# EXERCISE AIM
Every line from the one holding "87 | 62 | 68 |" through the final line of the entries is to be reproduced exactly, and no other line.

# EXERCISE INPUTS
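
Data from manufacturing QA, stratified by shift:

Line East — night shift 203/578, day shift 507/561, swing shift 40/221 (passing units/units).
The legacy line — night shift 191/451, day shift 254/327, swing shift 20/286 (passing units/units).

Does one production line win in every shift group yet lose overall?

No

Night shift: Line East 203/578 = 35.1%, the legacy line 191/451 = 42.4% → the legacy line
Day shift: Line East 507/561 = 90.4%, the legacy line 254/327 = 77.7% → Line East
Swing shift: Line East 40/221 = 18.1%, the legacy line 20/286 = 7.0% → Line East
Overall: Line East 750/1360 = 55.1%, the legacy line 465/1064 = 43.7% → Line East
Neither sweeps: Line East wins 2 of 3 groups, the legacy line wins 1. Line East wins overall but not every group — no Simpson reversal.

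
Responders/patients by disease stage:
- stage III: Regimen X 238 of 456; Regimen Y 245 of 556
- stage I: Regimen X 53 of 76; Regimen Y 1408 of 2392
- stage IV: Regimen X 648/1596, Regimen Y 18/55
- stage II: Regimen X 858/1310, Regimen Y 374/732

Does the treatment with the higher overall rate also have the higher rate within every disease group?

No

Stage III: Regimen X 238/456 = 52.2%, Regimen Y 245/556 = 44.1% → Regimen X
Stage I: Regimen X 53/76 = 69.7%, Regimen Y 1408/2392 = 58.9% → Regimen X
Stage IV: Regimen X 648/1596 = 40.6%, Regimen Y 18/55 = 32.7% → Regimen X
Stage II: Regimen X 858/1310 = 65.5%, Regimen Y 374/732 = 51.1% → Regimen X
Overall: Regimen X 1797/3438 = 52.3%, Regimen Y 2045/3735 = 54.8% → Regimen Y
Regimen X wins each disease group but Regimen Y wins overall — the comparison reverses. Regimen X's patients skew toward stage IV, which has a lower base rate.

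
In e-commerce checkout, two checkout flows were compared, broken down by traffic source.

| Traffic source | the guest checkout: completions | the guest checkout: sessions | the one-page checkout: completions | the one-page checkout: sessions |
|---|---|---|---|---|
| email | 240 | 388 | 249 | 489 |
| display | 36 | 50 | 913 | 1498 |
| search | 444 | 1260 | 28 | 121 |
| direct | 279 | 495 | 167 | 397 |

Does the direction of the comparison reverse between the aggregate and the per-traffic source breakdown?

Email: the guest checkout 240/388 = 61.9%, the one-page checkout 249/489 = 50.9% → the guest checkout
Display: the guest checkout 36/50 = 72.0%, the one-page checkout 913/1498 = 60.9% → the guest checkout
Search: the guest checkout 444/1260 = 35.2%, the one-page checkout 28/121 = 23.1% → the guest checkout
Direct: the guest checkout 279/495 = 56.4%, the one-page checkout 167/397 = 42.1% → the guest checkout
Overall: the guest checkout 999/2193 = 45.6%, the one-page checkout 1357/2505 = 54.2% → the one-page checkout
The guest checkout wins each traffic group but the one-page checkout wins overall — the comparison reverses. The guest checkout's sessions skew toward search, which has a lower base rate.

Yes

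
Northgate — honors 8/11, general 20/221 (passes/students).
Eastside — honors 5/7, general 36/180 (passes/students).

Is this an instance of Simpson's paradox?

Honors: Northgate 8/11 = 72.7%, Eastside 5/7 = 71.4% → Northgate
General: Northgate 20/221 = 9.0%, Eastside 36/180 = 20.0% → Eastside
Overall: Northgate 28/232 = 12.1%, Eastside 41/187 = 21.9% → Eastside
Neither sweeps: Northgate wins 1 of 2 groups, Eastside wins 1. Eastside wins overall but not every group — no Simpson reversal.

No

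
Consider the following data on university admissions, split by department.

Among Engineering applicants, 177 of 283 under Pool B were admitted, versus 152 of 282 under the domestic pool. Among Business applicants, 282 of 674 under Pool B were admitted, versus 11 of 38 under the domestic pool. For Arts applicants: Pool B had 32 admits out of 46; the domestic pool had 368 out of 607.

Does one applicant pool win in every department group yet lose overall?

Engineering: Pool B 177/283 = 62.5%, the domestic pool 152/282 = 53.9% → Pool B
Business: Pool B 282/674 = 41.8%, the domestic pool 11/38 = 28.9% → Pool B
Arts: Pool B 32/46 = 69.6%, the domestic pool 368/607 = 60.6% → Pool B
Overall: Pool B 491/1003 = 49.0%, the domestic pool 531/927 = 57.3% → the domestic pool
Pool B wins each department group but the domestic pool wins overall — the comparison reverses. Pool B's applicants skew toward Business, which has a lower base rate.

Yes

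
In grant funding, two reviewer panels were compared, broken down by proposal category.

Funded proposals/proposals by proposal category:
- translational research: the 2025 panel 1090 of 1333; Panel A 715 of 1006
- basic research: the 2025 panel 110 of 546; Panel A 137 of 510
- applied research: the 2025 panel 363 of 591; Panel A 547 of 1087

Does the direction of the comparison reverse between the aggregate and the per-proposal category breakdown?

No

Translational research: the 2025 panel 1090/1333 = 81.8%, Panel A 715/1006 = 71.1% → the 2025 panel
Basic research: the 2025 panel 110/546 = 20.1%, Panel A 137/510 = 26.9% → Panel A
Applied research: the 2025 panel 363/591 = 61.4%, Panel A 547/1087 = 50.3% → the 2025 panel
Overall: the 2025 panel 1563/2470 = 63.3%, Panel A 1399/2603 = 53.7% → the 2025 panel
Neither sweeps: the 2025 panel wins 2 of 3 groups, Panel A wins 1. The 2025 panel wins overall but not every group — no Simpson reversal.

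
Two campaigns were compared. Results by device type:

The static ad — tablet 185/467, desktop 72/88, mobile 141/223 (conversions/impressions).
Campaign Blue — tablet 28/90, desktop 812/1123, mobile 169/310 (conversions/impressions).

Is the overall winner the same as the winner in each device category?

Tablet: the static ad 185/467 = 39.6%, Campaign Blue 28/90 = 31.1% → the static ad
Desktop: the static ad 72/88 = 81.8%, Campaign Blue 812/1123 = 72.3% → the static ad
Mobile: the static ad 141/223 = 63.2%, Campaign Blue 169/310 = 54.5% → the static ad
Overall: the static ad 398/778 = 51.2%, Campaign Blue 1009/1523 = 66.3% → Campaign Blue
The static ad wins each device group but Campaign Blue wins overall — the comparison reverses. The static ad's impressions skew toward tablet, which has a lower base rate.

No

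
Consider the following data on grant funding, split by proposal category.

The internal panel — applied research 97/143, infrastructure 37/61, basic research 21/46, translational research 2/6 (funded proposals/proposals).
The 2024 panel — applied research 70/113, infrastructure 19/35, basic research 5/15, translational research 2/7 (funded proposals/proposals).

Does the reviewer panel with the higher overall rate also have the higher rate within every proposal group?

Yes

Applied research: the internal panel 97/143 = 67.8%, the 2024 panel 70/113 = 61.9% → the internal panel
Infrastructure: the internal panel 37/61 = 60.7%, the 2024 panel 19/35 = 54.3% → the internal panel
Basic research: the internal panel 21/46 = 45.7%, the 2024 panel 5/15 = 33.3% → the internal panel
Translational research: the internal panel 2/6 = 33.3%, the 2024 panel 2/7 = 28.6% → the internal panel
Overall: the internal panel 157/256 = 61.3%, the 2024 panel 96/170 = 56.5% → the internal panel
The internal panel wins overall and in every proposal group — no reversal.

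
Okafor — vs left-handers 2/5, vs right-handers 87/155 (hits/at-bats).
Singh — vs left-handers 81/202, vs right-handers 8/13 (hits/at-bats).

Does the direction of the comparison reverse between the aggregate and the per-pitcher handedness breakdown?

Vs left-handers: Okafor 2/5 = 40.0%, Singh 81/202 = 40.1% → Singh
Vs right-handers: Okafor 87/155 = 56.1%, Singh 8/13 = 61.5% → Singh
Overall: Okafor 89/160 = 55.6%, Singh 89/215 = 41.4% → Okafor
Singh wins each pitcher group but Okafor wins overall — the comparison reverses. Singh's at-bats skew toward vs left-handers, which has a lower base rate.

Yes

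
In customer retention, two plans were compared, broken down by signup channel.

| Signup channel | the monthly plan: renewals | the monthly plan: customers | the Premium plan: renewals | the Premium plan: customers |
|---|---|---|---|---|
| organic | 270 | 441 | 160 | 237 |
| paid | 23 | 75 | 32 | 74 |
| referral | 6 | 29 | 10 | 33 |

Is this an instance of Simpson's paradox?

No

Organic: the monthly plan 270/441 = 61.2%, the Premium plan 160/237 = 67.5% → the Premium plan
Paid: the monthly plan 23/75 = 30.7%, the Premium plan 32/74 = 43.2% → the Premium plan
Referral: the monthly plan 6/29 = 20.7%, the Premium plan 10/33 = 30.3% → the Premium plan
Overall: the monthly plan 299/545 = 54.9%, the Premium plan 202/344 = 58.7% → the Premium plan
The Premium plan wins overall and in every signup group — no reversal.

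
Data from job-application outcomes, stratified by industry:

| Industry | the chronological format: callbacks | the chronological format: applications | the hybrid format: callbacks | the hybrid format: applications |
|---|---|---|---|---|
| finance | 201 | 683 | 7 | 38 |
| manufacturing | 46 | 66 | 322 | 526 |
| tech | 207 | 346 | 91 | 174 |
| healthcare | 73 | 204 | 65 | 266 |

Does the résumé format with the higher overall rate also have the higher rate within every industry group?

No

Finance: the chronological format 201/683 = 29.4%, the hybrid format 7/38 = 18.4% → the chronological format
Manufacturing: the chronological format 46/66 = 69.7%, the hybrid format 322/526 = 61.2% → the chronological format
Tech: the chronological format 207/346 = 59.8%, the hybrid format 91/174 = 52.3% → the chronological format
Healthcare: the chronological format 73/204 = 35.8%, the hybrid format 65/266 = 24.4% → the chronological format
Overall: the chronological format 527/1299 = 40.6%, the hybrid format 485/1004 = 48.3% → the hybrid format
The chronological format wins each industry group but the hybrid format wins overall — the comparison reverses. The chronological format's applications skew toward finance, which has a lower base rate.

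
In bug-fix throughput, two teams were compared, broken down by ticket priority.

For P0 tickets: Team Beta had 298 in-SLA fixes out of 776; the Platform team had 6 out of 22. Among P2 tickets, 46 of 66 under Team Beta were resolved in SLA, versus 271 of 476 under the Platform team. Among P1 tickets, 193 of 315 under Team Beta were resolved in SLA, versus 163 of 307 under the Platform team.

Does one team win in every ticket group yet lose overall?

Yes

P0: Team Beta 298/776 = 38.4%, the Platform team 6/22 = 27.3% → Team Beta
P2: Team Beta 46/66 = 69.7%, the Platform team 271/476 = 56.9% → Team Beta
P1: Team Beta 193/315 = 61.3%, the Platform team 163/307 = 53.1% → Team Beta
Overall: Team Beta 537/1157 = 46.4%, the Platform team 440/805 = 54.7% → the Platform team
Team Beta wins each ticket group but the Platform team wins overall — the comparison reverses. Team Beta's tickets skew toward P0, which has a lower base rate.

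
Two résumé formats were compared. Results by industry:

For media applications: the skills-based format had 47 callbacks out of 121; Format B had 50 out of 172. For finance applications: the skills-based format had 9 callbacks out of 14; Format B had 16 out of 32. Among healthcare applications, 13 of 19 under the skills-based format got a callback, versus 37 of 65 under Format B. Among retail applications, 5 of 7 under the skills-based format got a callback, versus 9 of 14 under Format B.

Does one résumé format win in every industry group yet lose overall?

Media: the skills-based format 47/121 = 38.8%, Format B 50/172 = 29.1% → the skills-based format
Finance: the skills-based format 9/14 = 64.3%, Format B 16/32 = 50.0% → the skills-based format
Healthcare: the skills-based format 13/19 = 68.4%, Format B 37/65 = 56.9% → the skills-based format
Retail: the skills-based format 5/7 = 71.4%, Format B 9/14 = 64.3% → the skills-based format
Overall: the skills-based format 74/161 = 46.0%, Format B 112/283 = 39.6% → the skills-based format
The skills-based format wins overall and in every industry group — no reversal.

No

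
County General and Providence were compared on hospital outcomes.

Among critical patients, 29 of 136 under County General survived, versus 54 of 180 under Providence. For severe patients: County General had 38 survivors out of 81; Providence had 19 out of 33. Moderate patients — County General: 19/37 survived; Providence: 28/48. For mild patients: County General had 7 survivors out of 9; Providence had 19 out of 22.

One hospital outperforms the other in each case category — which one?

Critical: County General 29/136 = 21.3%, Providence 54/180 = 30.0% → Providence
Severe: County General 38/81 = 46.9%, Providence 19/33 = 57.6% → Providence
Moderate: County General 19/37 = 51.4%, Providence 28/48 = 58.3% → Providence
Mild: County General 7/9 = 77.8%, Providence 19/22 = 86.4% → Providence
Providence has the higher rate in all 4 groups.

Providence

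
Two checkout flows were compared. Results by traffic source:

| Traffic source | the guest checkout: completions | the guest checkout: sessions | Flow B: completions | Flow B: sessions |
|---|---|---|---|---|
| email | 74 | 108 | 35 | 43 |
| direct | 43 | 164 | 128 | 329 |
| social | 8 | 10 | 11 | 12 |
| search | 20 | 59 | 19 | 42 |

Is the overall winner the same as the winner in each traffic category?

Yes

Email: the guest checkout 74/108 = 68.5%, Flow B 35/43 = 81.4% → Flow B
Direct: the guest checkout 43/164 = 26.2%, Flow B 128/329 = 38.9% → Flow B
Social: the guest checkout 8/10 = 80.0%, Flow B 11/12 = 91.7% → Flow B
Search: the guest checkout 20/59 = 33.9%, Flow B 19/42 = 45.2% → Flow B
Overall: the guest checkout 145/341 = 42.5%, Flow B 193/426 = 45.3% → Flow B
Flow B wins overall and in every traffic group — no reversal.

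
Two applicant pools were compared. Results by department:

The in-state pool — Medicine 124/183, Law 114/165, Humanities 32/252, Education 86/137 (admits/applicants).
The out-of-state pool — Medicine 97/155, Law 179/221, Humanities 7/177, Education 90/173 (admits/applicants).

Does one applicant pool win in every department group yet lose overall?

Medicine: the in-state pool 124/183 = 67.8%, the out-of-state pool 97/155 = 62.6% → the in-state pool
Law: the in-state pool 114/165 = 69.1%, the out-of-state pool 179/221 = 81.0% → the out-of-state pool
Humanities: the in-state pool 32/252 = 12.7%, the out-of-state pool 7/177 = 4.0% → the in-state pool
Education: the in-state pool 86/137 = 62.8%, the out-of-state pool 90/173 = 52.0% → the in-state pool
Overall: the in-state pool 356/737 = 48.3%, the out-of-state pool 373/726 = 51.4% → the out-of-state pool
Neither sweeps: the in-state pool wins 3 of 4 groups, the out-of-state pool wins 1. The out-of-state pool wins overall but not every group — no Simpson reversal.

No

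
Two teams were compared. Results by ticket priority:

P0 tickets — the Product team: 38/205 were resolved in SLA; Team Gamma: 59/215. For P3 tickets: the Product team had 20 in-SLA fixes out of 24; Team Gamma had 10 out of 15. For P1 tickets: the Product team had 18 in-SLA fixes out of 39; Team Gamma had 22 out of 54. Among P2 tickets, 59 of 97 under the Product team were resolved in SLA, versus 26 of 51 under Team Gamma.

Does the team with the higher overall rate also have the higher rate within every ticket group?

No

P0: the Product team 38/205 = 18.5%, Team Gamma 59/215 = 27.4% → Team Gamma
P3: the Product team 20/24 = 83.3%, Team Gamma 10/15 = 66.7% → the Product team
P1: the Product team 18/39 = 46.2%, Team Gamma 22/54 = 40.7% → the Product team
P2: the Product team 59/97 = 60.8%, Team Gamma 26/51 = 51.0% → the Product team
Overall: the Product team 135/365 = 37.0%, Team Gamma 117/335 = 34.9% → the Product team
Neither sweeps: the Product team wins 3 of 4 groups, Team Gamma wins 1. The Product team wins overall but not every group — no Simpson reversal.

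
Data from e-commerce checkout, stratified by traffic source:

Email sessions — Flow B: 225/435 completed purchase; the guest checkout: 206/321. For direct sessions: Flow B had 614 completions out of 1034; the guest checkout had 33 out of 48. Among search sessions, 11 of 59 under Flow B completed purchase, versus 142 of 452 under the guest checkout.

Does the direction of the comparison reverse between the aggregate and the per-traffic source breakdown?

Email: Flow B 225/435 = 51.7%, the guest checkout 206/321 = 64.2% → the guest checkout
Direct: Flow B 614/1034 = 59.4%, the guest checkout 33/48 = 68.8% → the guest checkout
Search: Flow B 11/59 = 18.6%, the guest checkout 142/452 = 31.4% → the guest checkout
Overall: Flow B 850/1528 = 55.6%, the guest checkout 381/821 = 46.4% → Flow B
The guest checkout wins each traffic group but Flow B wins overall — the comparison reverses. The guest checkout's sessions skew toward search, which has a lower base rate.

Yes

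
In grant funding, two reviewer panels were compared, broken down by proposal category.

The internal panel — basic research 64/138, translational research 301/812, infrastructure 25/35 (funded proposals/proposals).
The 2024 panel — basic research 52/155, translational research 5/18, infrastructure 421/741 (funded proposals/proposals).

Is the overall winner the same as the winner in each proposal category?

No

Basic research: the internal panel 64/138 = 46.4%, the 2024 panel 52/155 = 33.5% → the internal panel
Translational research: the internal panel 301/812 = 37.1%, the 2024 panel 5/18 = 27.8% → the internal panel
Infrastructure: the internal panel 25/35 = 71.4%, the 2024 panel 421/741 = 56.8% → the internal panel
Overall: the internal panel 390/985 = 39.6%, the 2024 panel 478/914 = 52.3% → the 2024 panel
The internal panel wins each proposal group but the 2024 panel wins overall — the comparison reverses. The internal panel's proposals skew toward translational research, which has a lower base rate.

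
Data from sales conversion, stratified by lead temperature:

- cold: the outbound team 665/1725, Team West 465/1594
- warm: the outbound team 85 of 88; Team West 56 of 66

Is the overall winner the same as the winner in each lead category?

Yes

Cold: the outbound team 665/1725 = 38.6%, Team West 465/1594 = 29.2% → the outbound team
Warm: the outbound team 85/88 = 96.6%, Team West 56/66 = 84.8% → the outbound team
Overall: the outbound team 750/1813 = 41.4%, Team West 521/1660 = 31.4% → the outbound team
The outbound team wins overall and in every lead group — no reversal.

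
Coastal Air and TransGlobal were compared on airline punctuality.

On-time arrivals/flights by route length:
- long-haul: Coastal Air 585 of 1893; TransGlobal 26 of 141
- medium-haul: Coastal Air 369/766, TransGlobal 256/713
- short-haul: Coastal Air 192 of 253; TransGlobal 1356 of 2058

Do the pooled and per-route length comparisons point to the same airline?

Long-haul: Coastal Air 585/1893 = 30.9%, TransGlobal 26/141 = 18.4% → Coastal Air
Medium-haul: Coastal Air 369/766 = 48.2%, TransGlobal 256/713 = 35.9% → Coastal Air
Short-haul: Coastal Air 192/253 = 75.9%, TransGlobal 1356/2058 = 65.9% → Coastal Air
Overall: Coastal Air 1146/2912 = 39.4%, TransGlobal 1638/2912 = 56.2% → TransGlobal
Coastal Air wins each route group but TransGlobal wins overall — the comparison reverses. Coastal Air's flights skew toward long-haul, which has a lower base rate.

No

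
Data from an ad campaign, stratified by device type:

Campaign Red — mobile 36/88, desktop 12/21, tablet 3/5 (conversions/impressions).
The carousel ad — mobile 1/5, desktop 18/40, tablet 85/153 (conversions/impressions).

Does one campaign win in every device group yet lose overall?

Yes

Mobile: Campaign Red 36/88 = 40.9%, the carousel ad 1/5 = 20.0% → Campaign Red
Desktop: Campaign Red 12/21 = 57.1%, the carousel ad 18/40 = 45.0% → Campaign Red
Tablet: Campaign Red 3/5 = 60.0%, the carousel ad 85/153 = 55.6% → Campaign Red
Overall: Campaign Red 51/114 = 44.7%, the carousel ad 104/198 = 52.5% → the carousel ad
Campaign Red wins each device group but the carousel ad wins overall — the comparison reverses. Campaign Red's impressions skew toward mobile, which has a lower base rate.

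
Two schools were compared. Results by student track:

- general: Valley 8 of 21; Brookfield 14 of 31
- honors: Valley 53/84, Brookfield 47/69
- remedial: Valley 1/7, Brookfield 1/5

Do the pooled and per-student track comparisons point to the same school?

Yes

General: Valley 8/21 = 38.1%, Brookfield 14/31 = 45.2% → Brookfield
Honors: Valley 53/84 = 63.1%, Brookfield 47/69 = 68.1% → Brookfield
Remedial: Valley 1/7 = 14.3%, Brookfield 1/5 = 20.0% → Brookfield
Overall: Valley 62/112 = 55.4%, Brookfield 62/105 = 59.0% → Brookfield
Brookfield wins overall and in every student group — no reversal.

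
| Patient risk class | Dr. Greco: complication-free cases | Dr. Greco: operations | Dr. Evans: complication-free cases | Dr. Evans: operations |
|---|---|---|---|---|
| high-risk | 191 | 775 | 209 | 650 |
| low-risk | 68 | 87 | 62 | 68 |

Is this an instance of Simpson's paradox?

High-risk: Dr. Greco 191/775 = 24.6%, Dr. Evans 209/650 = 32.2% → Dr. Evans
Low-risk: Dr. Greco 68/87 = 78.2%, Dr. Evans 62/68 = 91.2% → Dr. Evans
Overall: Dr. Greco 259/862 = 30.0%, Dr. Evans 271/718 = 37.7% → Dr. Evans
Dr. Evans wins overall and in every patient risk group — no reversal.

No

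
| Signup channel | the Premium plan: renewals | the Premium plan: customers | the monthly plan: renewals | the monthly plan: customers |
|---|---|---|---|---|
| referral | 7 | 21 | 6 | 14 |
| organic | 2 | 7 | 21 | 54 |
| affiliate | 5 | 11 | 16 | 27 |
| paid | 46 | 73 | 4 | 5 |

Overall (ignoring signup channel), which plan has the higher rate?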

# ANSWER TO THIS EXERCISE
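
| low-risk | 68 | 87 | 62 | 68 |

Is this an instance of Simpson's paradox?

High-risk: Dr. Greco 191/775 = 24.6%, Dr. Evans 209/650 = 32.2% → Dr. Evans
Low-risk: Dr. Greco 68/87 = 78.2%, Dr. Evans 62/68 = 91.2% → Dr. Evans
Overall: Dr. Greco 259/862 = 30.0%, Dr. Evans 271/718 = 37.7% → Dr. Evans
Dr. Evans wins overall and in every patient risk group — no reversal.

No

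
| Signup channel | the Premium plan: renewals | the Premium plan: customers | the monthly plan: renewals | the monthly plan: customers |
|---|---|---|---|---|
| referral | 7 | 21 | 6 | 14 |
| organic | 2 | 7 | 21 | 54 |
| affiliate | 5 | 11 | 16 | 27 |
| paid | 46 | 73 | 4 | 5 |

Overall (ignoring signup channel), which plan has the higher rate?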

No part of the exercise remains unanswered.